**Work required**
Every record below is to be restated word for word.

Stored data entries:
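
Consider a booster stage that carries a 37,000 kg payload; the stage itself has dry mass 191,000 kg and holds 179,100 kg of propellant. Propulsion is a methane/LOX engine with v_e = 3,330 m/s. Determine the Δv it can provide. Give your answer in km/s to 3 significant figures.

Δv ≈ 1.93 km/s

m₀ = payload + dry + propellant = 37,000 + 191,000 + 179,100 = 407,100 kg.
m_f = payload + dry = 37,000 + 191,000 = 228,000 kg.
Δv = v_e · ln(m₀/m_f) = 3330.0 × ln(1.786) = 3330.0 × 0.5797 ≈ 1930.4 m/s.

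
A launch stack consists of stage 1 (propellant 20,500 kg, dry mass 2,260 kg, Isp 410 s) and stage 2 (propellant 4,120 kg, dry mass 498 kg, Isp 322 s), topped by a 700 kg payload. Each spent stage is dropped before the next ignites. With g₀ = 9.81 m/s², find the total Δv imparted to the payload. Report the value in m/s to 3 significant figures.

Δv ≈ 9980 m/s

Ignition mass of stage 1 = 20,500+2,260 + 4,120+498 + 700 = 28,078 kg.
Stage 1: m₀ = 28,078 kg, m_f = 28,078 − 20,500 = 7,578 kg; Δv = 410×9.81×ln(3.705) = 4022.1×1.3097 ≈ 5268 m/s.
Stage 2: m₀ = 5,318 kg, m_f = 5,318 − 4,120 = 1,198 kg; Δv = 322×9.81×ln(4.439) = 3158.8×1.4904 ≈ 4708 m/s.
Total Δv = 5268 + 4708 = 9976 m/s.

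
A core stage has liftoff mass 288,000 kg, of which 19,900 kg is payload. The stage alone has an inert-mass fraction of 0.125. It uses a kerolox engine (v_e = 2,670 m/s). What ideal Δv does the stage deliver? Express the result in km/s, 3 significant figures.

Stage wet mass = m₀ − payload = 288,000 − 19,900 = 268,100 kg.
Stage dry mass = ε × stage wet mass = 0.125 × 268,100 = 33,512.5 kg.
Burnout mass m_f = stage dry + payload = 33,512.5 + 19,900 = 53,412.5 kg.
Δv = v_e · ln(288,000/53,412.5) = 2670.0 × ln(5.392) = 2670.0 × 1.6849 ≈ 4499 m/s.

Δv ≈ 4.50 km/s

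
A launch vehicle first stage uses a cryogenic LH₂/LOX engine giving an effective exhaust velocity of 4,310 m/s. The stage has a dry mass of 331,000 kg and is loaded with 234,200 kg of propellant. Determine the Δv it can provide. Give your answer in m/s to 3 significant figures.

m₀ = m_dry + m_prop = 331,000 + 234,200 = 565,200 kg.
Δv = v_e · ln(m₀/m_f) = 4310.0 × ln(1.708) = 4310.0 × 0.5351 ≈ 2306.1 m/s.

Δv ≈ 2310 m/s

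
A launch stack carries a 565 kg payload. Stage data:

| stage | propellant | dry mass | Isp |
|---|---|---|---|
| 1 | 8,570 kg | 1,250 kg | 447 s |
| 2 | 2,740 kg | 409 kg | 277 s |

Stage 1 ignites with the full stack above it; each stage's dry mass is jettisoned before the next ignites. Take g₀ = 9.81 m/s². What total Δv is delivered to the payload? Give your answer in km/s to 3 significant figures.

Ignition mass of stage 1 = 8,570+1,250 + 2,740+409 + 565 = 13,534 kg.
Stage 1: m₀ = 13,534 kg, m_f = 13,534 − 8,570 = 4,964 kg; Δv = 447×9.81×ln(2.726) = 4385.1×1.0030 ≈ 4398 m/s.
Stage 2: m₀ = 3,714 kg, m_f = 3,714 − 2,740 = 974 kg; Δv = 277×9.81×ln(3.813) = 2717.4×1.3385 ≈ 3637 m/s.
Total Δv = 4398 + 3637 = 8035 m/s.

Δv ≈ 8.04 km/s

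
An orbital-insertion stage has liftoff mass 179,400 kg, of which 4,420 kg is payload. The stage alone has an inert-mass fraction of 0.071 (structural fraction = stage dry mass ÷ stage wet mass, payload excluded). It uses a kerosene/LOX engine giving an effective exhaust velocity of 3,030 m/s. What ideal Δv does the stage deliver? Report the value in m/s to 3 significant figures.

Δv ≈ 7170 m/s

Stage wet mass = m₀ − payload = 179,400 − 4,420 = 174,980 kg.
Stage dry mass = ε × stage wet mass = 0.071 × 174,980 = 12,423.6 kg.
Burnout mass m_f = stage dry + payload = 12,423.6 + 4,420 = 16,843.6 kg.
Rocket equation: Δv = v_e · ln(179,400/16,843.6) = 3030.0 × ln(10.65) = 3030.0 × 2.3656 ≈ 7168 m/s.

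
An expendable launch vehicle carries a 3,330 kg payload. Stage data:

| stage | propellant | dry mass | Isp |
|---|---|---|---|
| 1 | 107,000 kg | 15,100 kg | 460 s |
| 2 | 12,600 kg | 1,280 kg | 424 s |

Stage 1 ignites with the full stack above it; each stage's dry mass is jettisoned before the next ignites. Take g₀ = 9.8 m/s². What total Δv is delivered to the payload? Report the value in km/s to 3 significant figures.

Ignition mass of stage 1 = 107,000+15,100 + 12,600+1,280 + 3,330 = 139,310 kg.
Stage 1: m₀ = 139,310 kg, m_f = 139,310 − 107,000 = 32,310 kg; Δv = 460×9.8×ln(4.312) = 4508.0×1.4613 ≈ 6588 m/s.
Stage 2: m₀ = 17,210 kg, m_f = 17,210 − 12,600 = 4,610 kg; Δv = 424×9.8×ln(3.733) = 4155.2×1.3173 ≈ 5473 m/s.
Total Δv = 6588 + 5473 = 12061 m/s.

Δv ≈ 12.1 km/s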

**Result for this exercise**
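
Consider a booster stage that carries a 37,000 kg payload; the stage itself has dry mass 191,000 kg and holds 179,100 kg of propellant. Propulsion is a methane/LOX engine with v_e = 3,330 m/s. Determine the Δv it can provide. Give your answer in km/s to 3 significant figures.

Δv ≈ 1.93 km/s

m₀ = payload + dry + propellant = 37,000 + 191,000 + 179,100 = 407,100 kg.
m_f = payload + dry = 37,000 + 191,000 = 228,000 kg.
Δv = v_e · ln(m₀/m_f) = 3330.0 × ln(1.786) = 3330.0 × 0.5797 ≈ 1930.4 m/s.

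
A launch stack consists of stage 1 (propellant 20,500 kg, dry mass 2,260 kg, Isp 410 s) and stage 2 (propellant 4,120 kg, dry mass 498 kg, Isp 322 s), topped by a 700 kg payload. Each spent stage is dropped before the next ignites. With g₀ = 9.81 m/s², find the total Δv imparted to the payload. Report the value in m/s to 3 significant figures.

Δv ≈ 9980 m/s

Ignition mass of stage 1 = 20,500+2,260 + 4,120+498 + 700 = 28,078 kg.
Stage 1: m₀ = 28,078 kg, m_f = 28,078 − 20,500 = 7,578 kg; Δv = 410×9.81×ln(3.705) = 4022.1×1.3097 ≈ 5268 m/s.
Stage 2: m₀ = 5,318 kg, m_f = 5,318 − 4,120 = 1,198 kg; Δv = 322×9.81×ln(4.439) = 3158.8×1.4904 ≈ 4708 m/s.
Total Δv = 5268 + 4708 = 9976 m/s.

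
A core stage has liftoff mass 288,000 kg, of which 19,900 kg is payload. The stage alone has an inert-mass fraction of 0.125. It uses a kerolox engine (v_e = 2,670 m/s). What ideal Δv does the stage deliver? Express the result in km/s, 3 significant figures.

Stage wet mass = m₀ − payload = 288,000 − 19,900 = 268,100 kg.
Stage dry mass = ε × stage wet mass = 0.125 × 268,100 = 33,512.5 kg.
Burnout mass m_f = stage dry + payload = 33,512.5 + 19,900 = 53,412.5 kg.
Δv = v_e · ln(288,000/53,412.5) = 2670.0 × ln(5.392) = 2670.0 × 1.6849 ≈ 4499 m/s.

Δv ≈ 4.50 km/s

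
A launch vehicle first stage uses a cryogenic LH₂/LOX engine giving an effective exhaust velocity of 4,310 m/s. The stage has a dry mass of 331,000 kg and is loaded with 234,200 kg of propellant. Determine the Δv it can provide. Give your answer in m/s to 3 significant figures.

m₀ = m_dry + m_prop = 331,000 + 234,200 = 565,200 kg.
Δv = v_e · ln(m₀/m_f) = 4310.0 × ln(1.708) = 4310.0 × 0.5351 ≈ 2306.1 m/s.

Δv ≈ 2310 m/s

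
A launch stack carries a 565 kg payload. Stage data:

| stage | propellant | dry mass | Isp |
|---|---|---|---|
| 1 | 8,570 kg | 1,250 kg | 447 s |
| 2 | 2,740 kg | 409 kg | 277 s |

Stage 1 ignites with the full stack above it; each stage's dry mass is jettisoned before the next ignites. Take g₀ = 9.81 m/s². What total Δv is delivered to the payload? Give your answer in km/s to 3 significant figures.

Ignition mass of stage 1 = 8,570+1,250 + 2,740+409 + 565 = 13,534 kg.
Stage 1: m₀ = 13,534 kg, m_f = 13,534 − 8,570 = 4,964 kg; Δv = 447×9.81×ln(2.726) = 4385.1×1.0030 ≈ 4398 m/s.
Stage 2: m₀ = 3,714 kg, m_f = 3,714 − 2,740 = 974 kg; Δv = 277×9.81×ln(3.813) = 2717.4×1.3385 ≈ 3637 m/s.
Total Δv = 4398 + 3637 = 8035 m/s.

Δv ≈ 8.04 km/s

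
An orbital-insertion stage has liftoff mass 179,400 kg, of which 4,420 kg is payload. The stage alone has an inert-mass fraction of 0.071 (structural fraction = stage dry mass ÷ stage wet mass, payload excluded). It uses a kerosene/LOX engine giving an effective exhaust velocity of 3,030 m/s. What ideal Δv does the stage deliver? Report the value in m/s to 3 significant figures.

Δv ≈ 7170 m/s

Stage wet mass = m₀ − payload = 179,400 − 4,420 = 174,980 kg.
Stage dry mass = ε × stage wet mass = 0.071 × 174,980 = 12,423.6 kg.
Burnout mass m_f = stage dry + payload = 12,423.6 + 4,420 = 16,843.6 kg.
Rocket equation: Δv = v_e · ln(179,400/16,843.6) = 3030.0 × ln(10.65) = 3030.0 × 2.3656 ≈ 7168 m/s.

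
An expendable launch vehicle carries a 3,330 kg payload. Stage data:

| stage | propellant | dry mass | Isp |
|---|---|---|---|
| 1 | 107,000 kg | 15,100 kg | 460 s |
| 2 | 12,600 kg | 1,280 kg | 424 s |

Stage 1 ignites with the full stack above it; each stage's dry mass is jettisoned before the next ignites. Take g₀ = 9.8 m/s². What total Δv is delivered to the payload? Report the value in km/s to 3 significant figures.

Ignition mass of stage 1 = 107,000+15,100 + 12,600+1,280 + 3,330 = 139,310 kg.
Stage 1: m₀ = 139,310 kg, m_f = 139,310 − 107,000 = 32,310 kg; Δv = 460×9.8×ln(4.312) = 4508.0×1.4613 ≈ 6588 m/s.
Stage 2: m₀ = 17,210 kg, m_f = 17,210 − 12,600 = 4,610 kg; Δv = 424×9.8×ln(3.733) = 4155.2×1.3173 ≈ 5473 m/s.
Total Δv = 6588 + 5473 = 12061 m/s.

Δv ≈ 12.1 km/s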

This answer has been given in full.